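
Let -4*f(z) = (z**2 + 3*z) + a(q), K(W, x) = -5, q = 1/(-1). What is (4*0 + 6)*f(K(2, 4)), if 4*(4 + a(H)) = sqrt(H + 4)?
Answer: -9 - 3*sqrt(3)/8 ≈ -9.6495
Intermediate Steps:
q = -1
a(H) = -4 + sqrt(4 + H)/4 (a(H) = -4 + sqrt(H + 4)/4 = -4 + sqrt(4 + H)/4)
f(z) = 1 - 3*z/4 - z**2/4 - sqrt(3)/16 (f(z) = -((z**2 + 3*z) + (-4 + sqrt(4 - 1)/4))/4 = -((z**2 + 3*z) + (-4 + sqrt(3)/4))/4 = -(-4 + z**2 + 3*z + sqrt(3)/4)/4 = 1 - 3*z/4 - z**2/4 - sqrt(3)/16)
(4*0 + 6)*f(K(2, 4)) = (4*0 + 6)*(1 - 3/4*(-5) - 1/4*(-5)**2 - sqrt(3)/16) = (0 + 6)*(1 + 15/4 - 1/4*25 - sqrt(3)/16) = 6*(1 + 15/4 - 25/4 - sqrt(3)/16) = 6*(-3/2 - sqrt(3)/16) = -9 - 3*sqrt(3)/8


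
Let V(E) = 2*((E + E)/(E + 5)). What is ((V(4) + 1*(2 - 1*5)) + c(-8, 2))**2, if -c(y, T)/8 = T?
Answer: 24025/81 ≈ 296.60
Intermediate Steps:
c(y, T) = -8*T
V(E) = 4*E/(5 + E) (V(E) = 2*((2*E)/(5 + E)) = 2*(2*E/(5 + E)) = 4*E/(5 + E))
((V(4) + 1*(2 - 1*5)) + c(-8, 2))**2 = ((4*4/(5 + 4) + 1*(2 - 1*5)) - 8*2)**2 = ((4*4/9 + 1*(2 - 5)) - 16)**2 = ((4*4*(1/9) + 1*(-3)) - 16)**2 = ((16/9 - 3) - 16)**2 = (-11/9 - 16)**2 = (-155/9)**2 = 24025/81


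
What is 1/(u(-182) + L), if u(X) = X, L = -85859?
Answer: -1/86041 ≈ -1.1622e-5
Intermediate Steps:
1/(u(-182) + L) = 1/(-182 - 85859) = 1/(-86041) = -1/86041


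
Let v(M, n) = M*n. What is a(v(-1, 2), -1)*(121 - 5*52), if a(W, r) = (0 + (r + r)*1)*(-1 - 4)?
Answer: -1390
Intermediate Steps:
a(W, r) = -10*r (a(W, r) = (0 + (2*r)*1)*(-5) = (0 + 2*r)*(-5) = (2*r)*(-5) = -10*r)
a(v(-1, 2), -1)*(121 - 5*52) = (-10*(-1))*(121 - 5*52) = 10*(121 - 260) = 10*(-139) = -1390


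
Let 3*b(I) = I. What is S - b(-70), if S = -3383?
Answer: -10079/3 ≈ -3359.7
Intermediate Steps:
b(I) = I/3
S - b(-70) = -3383 - (-70)/3 = -3383 - 1*(-70/3) = -3383 + 70/3 = -10079/3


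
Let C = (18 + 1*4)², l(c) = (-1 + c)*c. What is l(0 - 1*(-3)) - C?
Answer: -478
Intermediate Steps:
l(c) = c*(-1 + c)
C = 484 (C = (18 + 4)² = 22² = 484)
l(0 - 1*(-3)) - C = (0 - 1*(-3))*(-1 + (0 - 1*(-3))) - 1*484 = (0 + 3)*(-1 + (0 + 3)) - 484 = 3*(-1 + 3) - 484 = 3*2 - 484 = 6 - 484 = -478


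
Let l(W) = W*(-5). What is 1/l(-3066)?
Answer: 1/15330 ≈ 6.5232e-5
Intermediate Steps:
l(W) = -5*W
1/l(-3066) = 1/(-5*(-3066)) = 1/15330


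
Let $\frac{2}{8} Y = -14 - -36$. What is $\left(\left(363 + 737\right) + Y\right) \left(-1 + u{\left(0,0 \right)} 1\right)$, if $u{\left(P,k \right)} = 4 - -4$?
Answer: $8316$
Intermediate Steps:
$u{\left(P,k \right)} = 8$ ($u{\left(P,k \right)} = 4 + 4 = 8$)
$Y = 88$ ($Y = 4 \left(-14 - -36\right) = 4 \left(-14 + 36\right) = 4 \cdot 22 = 88$)
$\left(\left(363 + 737\right) + Y\right) \left(-1 + u{\left(0,0 \right)} 1\right) = \left(\left(363 + 737\right) + 88\right) \left(-1 + 8 \cdot 1\right) = \left(1100 + 88\right) \left(-1 + 8\right) = 1188 \cdot 7 = 8316$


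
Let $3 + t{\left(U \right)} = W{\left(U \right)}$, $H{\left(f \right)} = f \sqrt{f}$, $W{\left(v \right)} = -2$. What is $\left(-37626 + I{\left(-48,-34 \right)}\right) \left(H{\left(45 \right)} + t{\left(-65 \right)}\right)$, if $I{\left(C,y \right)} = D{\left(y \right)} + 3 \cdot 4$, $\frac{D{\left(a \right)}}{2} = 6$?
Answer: $188010 - 5076270 \sqrt{5} \approx -1.1163 \cdot 10^{7}$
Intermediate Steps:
$D{\left(a \right)} = 12$ ($D{\left(a \right)} = 2 \cdot 6 = 12$)
$H{\left(f \right)} = f^{\frac{3}{2}}$
$I{\left(C,y \right)} = 24$ ($I{\left(C,y \right)} = 12 + 3 \cdot 4 = 12 + 12 = 24$)
$t{\left(U \right)} = -5$ ($t{\left(U \right)} = -3 - 2 = -5$)
$\left(-37626 + I{\left(-48,-34 \right)}\right) \left(H{\left(45 \right)} + t{\left(-65 \right)}\right) = \left(-37626 + 24\right) \left(45^{\frac{3}{2}} - 5\right) = - 37602 \left(135 \sqrt{5} - 5\right) = - 37602 \left(-5 + 135 \sqrt{5}\right) = 188010 - 5076270 \sqrt{5}$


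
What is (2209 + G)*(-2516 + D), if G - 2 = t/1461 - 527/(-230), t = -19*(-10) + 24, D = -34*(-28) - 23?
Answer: -17106974431/4870 ≈ -3.5127e+6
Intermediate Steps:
D = 929 (D = 952 - 23 = 929)
t = 214 (t = 190 + 24 = 214)
G = 1491227/336030 (G = 2 + (214/1461 - 527/(-230)) = 2 + (214*(1/1461) - 527*(-1/230)) = 2 + (214/1461 + 527/230) = 2 + 819167/336030 = 1491227/336030 ≈ 4.4378)
(2209 + G)*(-2516 + D) = (2209 + 1491227/336030)*(-2516 + 929) = (743781497/336030)*(-1587) = -17106974431/4870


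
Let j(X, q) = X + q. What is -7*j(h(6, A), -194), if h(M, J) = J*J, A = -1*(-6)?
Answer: 1106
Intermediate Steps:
A = 6
h(M, J) = J²
-7*j(h(6, A), -194) = -7*(6² - 194) = -7*(36 - 194) = -7*(-158) = 1106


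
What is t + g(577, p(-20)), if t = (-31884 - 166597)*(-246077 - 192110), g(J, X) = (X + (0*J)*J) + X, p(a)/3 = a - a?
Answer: 86971793947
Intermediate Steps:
p(a) = 0 (p(a) = 3*(a - a) = 3*0 = 0)
g(J, X) = 2*X (g(J, X) = (X + 0*J) + X = (X + 0) + X = X + X = 2*X)
t = 86971793947 (t = -198481*(-438187) = 86971793947)
t + g(577, p(-20)) = 86971793947 + 2*0 = 86971793947 + 0 = 86971793947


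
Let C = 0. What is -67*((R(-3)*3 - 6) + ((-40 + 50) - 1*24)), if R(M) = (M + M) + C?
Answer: 2546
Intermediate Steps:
R(M) = 2*M (R(M) = (M + M) + 0 = 2*M + 0 = 2*M)
-67*((R(-3)*3 - 6) + ((-40 + 50) - 1*24)) = -67*(((2*(-3))*3 - 6) + ((-40 + 50) - 1*24)) = -67*((-6*3 - 6) + (10 - 24)) = -67*((-18 - 6) - 14) = -67*(-24 - 14) = -67*(-38) = 2546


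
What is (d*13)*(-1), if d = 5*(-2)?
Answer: 130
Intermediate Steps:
d = -10
(d*13)*(-1) = -10*13*(-1) = -130*(-1) = 130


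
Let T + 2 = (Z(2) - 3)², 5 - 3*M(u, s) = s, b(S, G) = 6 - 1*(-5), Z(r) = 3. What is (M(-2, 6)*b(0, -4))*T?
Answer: 22/3 ≈ 7.3333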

--------------------

◆ Problem statement
Lines from the start of the material above through the line containing "Answer: -9 - 3*sqrt(3)/8 ≈ -9.6495" are to be duplicated exactly, and only those.

◆ Finished task
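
Let -4*f(z) = (z**2 + 3*z) + a(q), K(W, x) = -5, q = 1/(-1). What is (4*0 + 6)*f(K(2, 4)), if 4*(4 + a(H)) = sqrt(H + 4)?
Answer: -9 - 3*sqrt(3)/8 ≈ -9.6495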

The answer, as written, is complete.